▶ GOAL OF THE EXERCISE
Everything from the line containing "(1 7 17 4)*" through the last line of the records below should be printed exactly, please, and nothing else.

▶ DATA SHOWN
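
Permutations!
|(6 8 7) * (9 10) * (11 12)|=|(6 8 7)(9 10)(11 12)|=6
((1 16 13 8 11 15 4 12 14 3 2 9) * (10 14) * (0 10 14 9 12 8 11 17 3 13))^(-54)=(0 10 9 1 16)(2 4 14 17 11)(3 15 12 8 13)=[10, 16, 4, 15, 14, 5, 6, 7, 13, 1, 9, 2, 8, 3, 17, 12, 0, 11]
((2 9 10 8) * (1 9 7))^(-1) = [0, 7, 8, 3, 4, 5, 6, 2, 10, 1, 9] = (1 7 2 8 10 9)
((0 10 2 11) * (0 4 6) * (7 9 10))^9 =(0 7 9 10 2 11 4 6) =[7, 1, 11, 3, 6, 5, 0, 9, 8, 10, 2, 4]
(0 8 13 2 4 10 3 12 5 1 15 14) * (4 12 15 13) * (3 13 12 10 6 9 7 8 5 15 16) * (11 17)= (0 5 1 12 15 14)(2 10 13)(3 16)(4 6 9 7 8)(11 17)= [5, 12, 10, 16, 6, 1, 9, 8, 4, 7, 13, 17, 15, 2, 0, 14, 3, 11]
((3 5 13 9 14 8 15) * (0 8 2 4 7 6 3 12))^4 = (15)(2 3 14 6 9 7 13 4 5) = [0, 1, 3, 14, 5, 2, 9, 13, 8, 7, 10, 11, 12, 4, 6, 15]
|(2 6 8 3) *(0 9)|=|(0 9)(2 6 8 3)|=4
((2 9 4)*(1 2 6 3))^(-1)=(1 3 6 4 9 2)=[0, 3, 1, 6, 9, 5, 4, 7, 8, 2]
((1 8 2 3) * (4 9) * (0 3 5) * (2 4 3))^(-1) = [5, 3, 0, 9, 8, 2, 6, 7, 1, 4] = (0 5 2)(1 3 9 4 8)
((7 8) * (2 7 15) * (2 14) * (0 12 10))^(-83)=(0 12 10)(2 8 14 7 15)=[12, 1, 8, 3, 4, 5, 6, 15, 14, 9, 0, 11, 10, 13, 7, 2]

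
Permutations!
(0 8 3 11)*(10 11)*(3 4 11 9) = (0 8 4 11)(3 10 9) = [8, 1, 2, 10, 11, 5, 6, 7, 4, 3, 9, 0]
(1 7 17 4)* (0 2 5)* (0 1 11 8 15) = (0 2 5 1 7 17 4 11 8 15) = [2, 7, 5, 3, 11, 1, 6, 17, 15, 9, 10, 8, 12, 13, 14, 0, 16, 4]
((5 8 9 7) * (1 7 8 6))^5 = (1 7 5 6)(8 9) = [0, 7, 2, 3, 4, 6, 1, 5, 9, 8]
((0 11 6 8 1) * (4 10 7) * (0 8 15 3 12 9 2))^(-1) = (0 2 9 12 3 15 6 11)(1 8)(4 7 10) = [2, 8, 9, 15, 7, 5, 11, 10, 1, 12, 4, 0, 3, 13, 14, 6]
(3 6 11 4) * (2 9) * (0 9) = (0 9 2)(3 6 11 4) = [9, 1, 0, 6, 3, 5, 11, 7, 8, 2, 10, 4]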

▶ SOLUTION FOR THIS TASK
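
(1 7 17 4)* (0 2 5)* (0 1 11 8 15) = (0 2 5 1 7 17 4 11 8 15) = [2, 7, 5, 3, 11, 1, 6, 17, 15, 9, 10, 8, 12, 13, 14, 0, 16, 4]
((5 8 9 7) * (1 7 8 6))^5 = (1 7 5 6)(8 9) = [0, 7, 2, 3, 4, 6, 1, 5, 9, 8]
((0 11 6 8 1) * (4 10 7) * (0 8 15 3 12 9 2))^(-1) = (0 2 9 12 3 15 6 11)(1 8)(4 7 10) = [2, 8, 9, 15, 7, 5, 11, 10, 1, 12, 4, 0, 3, 13, 14, 6]
(3 6 11 4) * (2 9) * (0 9) = (0 9 2)(3 6 11 4) = [9, 1, 0, 6, 3, 5, 11, 7, 8, 2, 10, 4]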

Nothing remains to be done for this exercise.